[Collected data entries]

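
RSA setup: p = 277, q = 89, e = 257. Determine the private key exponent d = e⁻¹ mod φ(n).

φ(n) = (p−1)(q−1) = 276·88 = 24288.
Need d with 257·d ≡ 1 (mod 24288). Apply the extended Euclidean algorithm:
24288 = 94×257 + 130
257 = 1×130 + 127
130 = 1×127 + 3
127 = 42×3 + 1
3 = 3×1 + 0
Back-substitute:
1 = 127 − 42·3
1 = −42·130 + 43·127
1 = 43·257 − 85·130
1 = −85·24288 + 8033·257
So 257·8033 ≡ 1 (mod 24288), hence d = 8033.

8033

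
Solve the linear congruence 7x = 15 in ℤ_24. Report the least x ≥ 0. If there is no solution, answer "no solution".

9

First find gcd(7, 24):
24 = 3·7 + 3
7 = 2·3 + 1
3 = 3·1 + 0
gcd = 1, so a unique solution mod 24 exists.
Back-substitute for the Bézout coefficients:
1 = 7 − 2·3
1 = −2·24 + 7·7
So 7·(7) ≡ 1 (mod 24), giving 7⁻¹ ≡ 7.
x ≡ 7⁻¹·15 ≡ 7·15 ≡ 9 (mod 24).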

* _What is required_: Using the exact wording, transcribe all the records above.

* _Answer below_:
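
RSA setup: p = 277, q = 89, e = 257. Determine the private key exponent d = e⁻¹ mod φ(n).

φ(n) = (p−1)(q−1) = 276·88 = 24288.
Need d with 257·d ≡ 1 (mod 24288). Apply the extended Euclidean algorithm:
24288 = 94×257 + 130
257 = 1×130 + 127
130 = 1×127 + 3
127 = 42×3 + 1
3 = 3×1 + 0
Back-substitute:
1 = 127 − 42·3
1 = −42·130 + 43·127
1 = 43·257 − 85·130
1 = −85·24288 + 8033·257
So 257·8033 ≡ 1 (mod 24288), hence d = 8033.

8033

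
Solve the linear congruence 7x = 15 in ℤ_24. Report the least x ≥ 0. If there is no solution, answer "no solution".

9

First find gcd(7, 24):
24 = 3·7 + 3
7 = 2·3 + 1
3 = 3·1 + 0
gcd = 1, so a unique solution mod 24 exists.
Back-substitute for the Bézout coefficients:
1 = 7 − 2·3
1 = −2·24 + 7·7
So 7·(7) ≡ 1 (mod 24), giving 7⁻¹ ≡ 7.
x ≡ 7⁻¹·15 ≡ 7·15 ≡ 9 (mod 24).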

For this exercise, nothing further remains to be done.